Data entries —
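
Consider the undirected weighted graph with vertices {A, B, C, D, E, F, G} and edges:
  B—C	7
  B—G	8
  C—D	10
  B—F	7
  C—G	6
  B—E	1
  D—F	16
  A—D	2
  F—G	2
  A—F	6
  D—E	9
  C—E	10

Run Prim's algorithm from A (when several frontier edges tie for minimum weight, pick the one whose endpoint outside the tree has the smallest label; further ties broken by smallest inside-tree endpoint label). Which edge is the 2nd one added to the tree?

Prim, starting at A.
Step 1: frontier [A—D 2, A—F 6] → take A—D (2); add D.
Step 2: frontier [A—F 6, D—E 9, C—D 10, D—F 16] → take A—F (6); add F.
Step 3: frontier [D—E 9, C—D 10, F—G 2, B—F 7] → take F—G (2); add G.
Step 4: frontier [D—E 9, C—D 10, B—F 7, C—G 6, B—G 8] → take C—G (6); add C.
Step 5: frontier [B—C 7, C—E 10, D—E 9, B—F 7, B—G 8] → take B—C (7); add B.
Step 6: frontier [B—E 1, C—E 10, D—E 9] → take B—E (1); add E.
The 2nd edge added is A—F.

A-F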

REQUIRED ACTION —
In full and without error, restate the data.

WRITTEN SOLUTION —
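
Consider the undirected weighted graph with vertices {A, B, C, D, E, F, G} and edges:
  B—C	7
  B—G	8
  C—D	10
  B—F	7
  C—G	6
  B—E	1
  D—F	16
  A—D	2
  F—G	2
  A—F	6
  D—E	9
  C—E	10

Run Prim's algorithm from A (when several frontier edges tie for minimum weight, pick the one whose endpoint outside the tree has the smallest label; further ties broken by smallest inside-tree endpoint label). Which edge is the 2nd one added to the tree?

Prim, starting at A.
Step 1: frontier [A—D 2, A—F 6] → take A—D (2); add D.
Step 2: frontier [A—F 6, D—E 9, C—D 10, D—F 16] → take A—F (6); add F.
Step 3: frontier [D—E 9, C—D 10, F—G 2, B—F 7] → take F—G (2); add G.
Step 4: frontier [D—E 9, C—D 10, B—F 7, C—G 6, B—G 8] → take C—G (6); add C.
Step 5: frontier [B—C 7, C—E 10, D—E 9, B—F 7, B—G 8] → take B—C (7); add B.
Step 6: frontier [B—E 1, C—E 10, D—E 9] → take B—E (1); add E.
The 2nd edge added is A—F.

A-F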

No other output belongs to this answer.